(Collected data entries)
────
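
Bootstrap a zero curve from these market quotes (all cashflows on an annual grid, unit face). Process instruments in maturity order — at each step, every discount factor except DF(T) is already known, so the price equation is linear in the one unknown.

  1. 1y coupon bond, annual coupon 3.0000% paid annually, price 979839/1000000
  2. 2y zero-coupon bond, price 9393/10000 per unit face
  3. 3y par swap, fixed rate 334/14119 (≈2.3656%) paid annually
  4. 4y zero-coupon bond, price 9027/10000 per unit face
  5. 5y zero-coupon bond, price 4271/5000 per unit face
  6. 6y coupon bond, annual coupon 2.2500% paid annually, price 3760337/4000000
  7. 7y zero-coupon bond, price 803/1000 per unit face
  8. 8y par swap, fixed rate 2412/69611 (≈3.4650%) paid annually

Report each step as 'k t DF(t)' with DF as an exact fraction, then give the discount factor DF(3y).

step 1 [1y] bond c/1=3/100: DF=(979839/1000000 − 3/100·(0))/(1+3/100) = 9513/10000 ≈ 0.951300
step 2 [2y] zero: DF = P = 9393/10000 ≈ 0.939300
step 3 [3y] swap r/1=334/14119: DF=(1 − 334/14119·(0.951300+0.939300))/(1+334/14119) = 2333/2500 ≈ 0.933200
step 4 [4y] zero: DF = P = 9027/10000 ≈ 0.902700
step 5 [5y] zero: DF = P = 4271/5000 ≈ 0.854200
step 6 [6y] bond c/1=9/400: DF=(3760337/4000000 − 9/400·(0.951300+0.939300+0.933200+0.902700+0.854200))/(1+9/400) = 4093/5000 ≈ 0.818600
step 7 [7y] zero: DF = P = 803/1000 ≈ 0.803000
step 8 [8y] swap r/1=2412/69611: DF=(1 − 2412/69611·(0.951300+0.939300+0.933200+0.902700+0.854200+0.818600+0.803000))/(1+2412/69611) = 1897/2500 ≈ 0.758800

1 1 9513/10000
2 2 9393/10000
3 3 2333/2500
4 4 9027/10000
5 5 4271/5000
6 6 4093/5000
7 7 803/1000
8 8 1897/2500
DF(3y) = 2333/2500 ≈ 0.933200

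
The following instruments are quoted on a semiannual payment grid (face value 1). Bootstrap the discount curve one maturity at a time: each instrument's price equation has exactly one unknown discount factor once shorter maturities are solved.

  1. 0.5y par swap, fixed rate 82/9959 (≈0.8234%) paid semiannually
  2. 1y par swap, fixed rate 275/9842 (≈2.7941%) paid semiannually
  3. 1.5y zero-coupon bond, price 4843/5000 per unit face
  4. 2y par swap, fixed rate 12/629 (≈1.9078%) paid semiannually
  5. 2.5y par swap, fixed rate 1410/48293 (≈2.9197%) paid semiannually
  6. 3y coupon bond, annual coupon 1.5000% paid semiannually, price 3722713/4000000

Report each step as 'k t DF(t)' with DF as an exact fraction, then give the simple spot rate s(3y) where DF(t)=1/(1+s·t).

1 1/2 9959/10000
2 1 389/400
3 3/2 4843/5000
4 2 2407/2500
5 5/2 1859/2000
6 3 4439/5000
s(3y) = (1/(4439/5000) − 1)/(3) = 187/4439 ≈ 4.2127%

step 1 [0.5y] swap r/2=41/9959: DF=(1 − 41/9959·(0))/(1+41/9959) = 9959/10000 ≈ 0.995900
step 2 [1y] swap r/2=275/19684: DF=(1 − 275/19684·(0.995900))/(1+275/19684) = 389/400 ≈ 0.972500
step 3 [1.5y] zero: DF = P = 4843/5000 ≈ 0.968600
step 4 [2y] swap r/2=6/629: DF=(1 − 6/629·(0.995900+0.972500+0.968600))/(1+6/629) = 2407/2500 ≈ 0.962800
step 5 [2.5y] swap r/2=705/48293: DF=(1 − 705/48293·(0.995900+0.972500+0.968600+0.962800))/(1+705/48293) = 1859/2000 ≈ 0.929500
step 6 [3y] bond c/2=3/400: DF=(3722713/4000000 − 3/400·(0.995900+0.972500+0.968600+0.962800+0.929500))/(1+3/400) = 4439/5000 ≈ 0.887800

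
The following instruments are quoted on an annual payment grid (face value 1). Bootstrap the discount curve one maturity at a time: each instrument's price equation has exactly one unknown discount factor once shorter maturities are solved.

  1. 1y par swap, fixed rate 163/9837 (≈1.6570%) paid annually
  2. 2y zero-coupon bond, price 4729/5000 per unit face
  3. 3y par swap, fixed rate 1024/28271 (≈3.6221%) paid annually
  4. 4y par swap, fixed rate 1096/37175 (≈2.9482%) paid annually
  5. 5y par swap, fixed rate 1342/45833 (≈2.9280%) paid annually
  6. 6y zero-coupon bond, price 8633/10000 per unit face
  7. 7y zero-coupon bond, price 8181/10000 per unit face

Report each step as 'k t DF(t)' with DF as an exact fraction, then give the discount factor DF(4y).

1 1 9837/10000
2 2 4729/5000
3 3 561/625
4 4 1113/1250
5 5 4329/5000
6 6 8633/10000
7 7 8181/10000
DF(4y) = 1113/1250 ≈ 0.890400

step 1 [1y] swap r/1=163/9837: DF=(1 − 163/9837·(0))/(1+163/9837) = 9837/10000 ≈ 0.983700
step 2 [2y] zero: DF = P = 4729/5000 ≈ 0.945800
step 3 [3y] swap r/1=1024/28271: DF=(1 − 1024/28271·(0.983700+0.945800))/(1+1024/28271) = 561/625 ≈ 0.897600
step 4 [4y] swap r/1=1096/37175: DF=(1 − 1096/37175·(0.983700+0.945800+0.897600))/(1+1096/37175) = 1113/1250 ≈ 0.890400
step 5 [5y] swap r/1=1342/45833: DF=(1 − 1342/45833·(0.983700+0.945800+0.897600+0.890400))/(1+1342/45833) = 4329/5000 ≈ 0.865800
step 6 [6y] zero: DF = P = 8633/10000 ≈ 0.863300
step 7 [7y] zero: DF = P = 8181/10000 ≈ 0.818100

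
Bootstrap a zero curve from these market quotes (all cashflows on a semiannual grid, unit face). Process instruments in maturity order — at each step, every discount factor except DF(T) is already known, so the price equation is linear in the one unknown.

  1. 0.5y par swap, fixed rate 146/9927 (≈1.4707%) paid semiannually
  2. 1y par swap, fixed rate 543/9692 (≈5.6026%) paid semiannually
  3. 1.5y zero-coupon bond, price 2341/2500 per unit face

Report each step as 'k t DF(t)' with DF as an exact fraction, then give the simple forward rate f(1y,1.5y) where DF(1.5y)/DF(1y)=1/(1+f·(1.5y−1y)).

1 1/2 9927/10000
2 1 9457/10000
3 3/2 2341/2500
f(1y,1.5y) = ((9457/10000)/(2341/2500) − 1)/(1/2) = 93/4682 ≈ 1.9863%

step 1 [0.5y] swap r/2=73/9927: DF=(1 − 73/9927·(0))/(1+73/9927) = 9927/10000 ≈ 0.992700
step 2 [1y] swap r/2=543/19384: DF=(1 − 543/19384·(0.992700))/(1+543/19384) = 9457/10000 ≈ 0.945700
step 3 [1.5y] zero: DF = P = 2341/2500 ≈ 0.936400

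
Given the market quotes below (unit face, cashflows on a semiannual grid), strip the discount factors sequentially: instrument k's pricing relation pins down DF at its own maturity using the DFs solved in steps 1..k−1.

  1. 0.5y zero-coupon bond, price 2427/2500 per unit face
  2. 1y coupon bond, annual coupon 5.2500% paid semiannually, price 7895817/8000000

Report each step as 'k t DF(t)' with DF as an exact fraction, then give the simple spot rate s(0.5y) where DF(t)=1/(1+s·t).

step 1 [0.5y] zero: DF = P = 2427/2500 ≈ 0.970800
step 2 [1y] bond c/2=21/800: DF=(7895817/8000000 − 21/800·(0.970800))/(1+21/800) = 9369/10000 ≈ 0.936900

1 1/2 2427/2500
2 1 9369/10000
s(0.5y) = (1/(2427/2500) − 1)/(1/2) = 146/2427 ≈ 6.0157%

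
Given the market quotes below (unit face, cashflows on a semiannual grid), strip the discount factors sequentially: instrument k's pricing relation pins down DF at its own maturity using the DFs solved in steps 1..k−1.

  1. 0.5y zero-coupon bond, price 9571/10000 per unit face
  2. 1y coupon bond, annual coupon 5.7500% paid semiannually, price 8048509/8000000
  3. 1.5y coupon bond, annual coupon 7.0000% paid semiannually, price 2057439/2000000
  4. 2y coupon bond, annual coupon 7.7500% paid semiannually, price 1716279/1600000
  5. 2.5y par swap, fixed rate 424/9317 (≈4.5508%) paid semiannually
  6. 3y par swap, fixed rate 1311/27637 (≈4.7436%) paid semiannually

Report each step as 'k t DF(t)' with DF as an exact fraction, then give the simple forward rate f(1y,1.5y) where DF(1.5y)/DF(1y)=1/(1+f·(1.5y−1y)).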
────
Please restate, word for word, the lines of the entries that run from the first line through the one holding "4. 4y zero-coupon", and add nothing.

» **Response box**:
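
Bootstrap a zero curve from these market quotes (all cashflows on an annual grid, unit face). Process instruments in maturity order — at each step, every discount factor except DF(T) is already known, so the price equation is linear in the one unknown.

  1. 1y coupon bond, annual coupon 3.0000% paid annually, price 979839/1000000
  2. 2y zero-coupon bond, price 9393/10000 per unit face
  3. 3y par swap, fixed rate 334/14119 (≈2.3656%) paid annually
  4. 4y zero-coupon bond, price 9027/10000 per unit face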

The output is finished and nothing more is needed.